**Task statement**
Restate the full set of records exactly, without adding or dropping a word.

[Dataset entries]
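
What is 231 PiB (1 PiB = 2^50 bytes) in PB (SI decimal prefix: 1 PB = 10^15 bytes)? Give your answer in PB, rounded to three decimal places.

260.083 PB

231 PiB × 1,125,899,906,842,624 bytes/PiB = 260,082,878,480,646,144 bytes
1 PB = 1,000,000,000,000,000 bytes
260,082,878,480,646,144 / 1,000,000,000,000,000 = 260.083 PB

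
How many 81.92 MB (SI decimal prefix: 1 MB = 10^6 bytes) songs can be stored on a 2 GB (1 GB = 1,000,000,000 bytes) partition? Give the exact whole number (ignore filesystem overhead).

Capacity: 2 GB = 2,000,000,000 bytes
Per item: 81.92 MB = 81,920,000 bytes
⌊2,000,000,000 / 81,920,000⌋ = 24

24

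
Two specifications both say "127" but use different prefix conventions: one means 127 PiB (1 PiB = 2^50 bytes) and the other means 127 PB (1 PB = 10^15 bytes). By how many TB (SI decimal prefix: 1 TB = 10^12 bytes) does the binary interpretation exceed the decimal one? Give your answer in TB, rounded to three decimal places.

15,989.288 TB

127 PiB = 127 × 1,125,899,906,842,624 = 142,989,288,169,013,248 bytes
127 PB = 127 × 1,000,000,000,000,000 = 127,000,000,000,000,000 bytes
difference = 15,989,288,169,013,248 bytes
15,989,288,169,013,248 / 1,000,000,000,000 = 15,989.288 TB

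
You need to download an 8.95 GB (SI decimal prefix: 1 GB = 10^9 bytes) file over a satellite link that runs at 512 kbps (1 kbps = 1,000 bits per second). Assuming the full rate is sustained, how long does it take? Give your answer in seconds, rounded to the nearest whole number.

8.95 GB = 8,950,000,000 bytes = 71,600,000,000 bits
512 kbps = 512,000 bits/s
time = 71,600,000,000 / 512,000 = 139,844 s

139,844 seconds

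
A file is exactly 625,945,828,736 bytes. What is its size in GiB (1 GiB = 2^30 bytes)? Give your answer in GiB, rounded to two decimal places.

582.96 GiB

625,945,828,736 bytes given.
1 GiB = 2^30 bytes = 1,073,741,824 bytes
625,945,828,736 / 1,073,741,824 = 582.96 GiB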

**Answer to this problem**
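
What is 231 PiB (1 PiB = 2^50 bytes) in PB (SI decimal prefix: 1 PB = 10^15 bytes)? Give your answer in PB, rounded to three decimal places.

260.083 PB

231 PiB × 1,125,899,906,842,624 bytes/PiB = 260,082,878,480,646,144 bytes
1 PB = 1,000,000,000,000,000 bytes
260,082,878,480,646,144 / 1,000,000,000,000,000 = 260.083 PB

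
How many 81.92 MB (SI decimal prefix: 1 MB = 10^6 bytes) songs can be stored on a 2 GB (1 GB = 1,000,000,000 bytes) partition? Give the exact whole number (ignore filesystem overhead).

Capacity: 2 GB = 2,000,000,000 bytes
Per item: 81.92 MB = 81,920,000 bytes
⌊2,000,000,000 / 81,920,000⌋ = 24

24

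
Two specifications both say "127" but use different prefix conventions: one means 127 PiB (1 PiB = 2^50 bytes) and the other means 127 PB (1 PB = 10^15 bytes). By how many TB (SI decimal prefix: 1 TB = 10^12 bytes) does the binary interpretation exceed the decimal one? Give your answer in TB, rounded to three decimal places.

15,989.288 TB

127 PiB = 127 × 1,125,899,906,842,624 = 142,989,288,169,013,248 bytes
127 PB = 127 × 1,000,000,000,000,000 = 127,000,000,000,000,000 bytes
difference = 15,989,288,169,013,248 bytes
15,989,288,169,013,248 / 1,000,000,000,000 = 15,989.288 TB

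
You need to download an 8.95 GB (SI decimal prefix: 1 GB = 10^9 bytes) file over a satellite link that runs at 512 kbps (1 kbps = 1,000 bits per second). Assuming the full rate is sustained, how long does it take? Give your answer in seconds, rounded to the nearest whole number.

8.95 GB = 8,950,000,000 bytes = 71,600,000,000 bits
512 kbps = 512,000 bits/s
time = 71,600,000,000 / 512,000 = 139,844 s

139,844 seconds

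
A file is exactly 625,945,828,736 bytes. What is its size in GiB (1 GiB = 2^30 bytes)? Give your answer in GiB, rounded to two decimal places.

582.96 GiB

625,945,828,736 bytes given.
1 GiB = 2^30 bytes = 1,073,741,824 bytes
625,945,828,736 / 1,073,741,824 = 582.96 GiB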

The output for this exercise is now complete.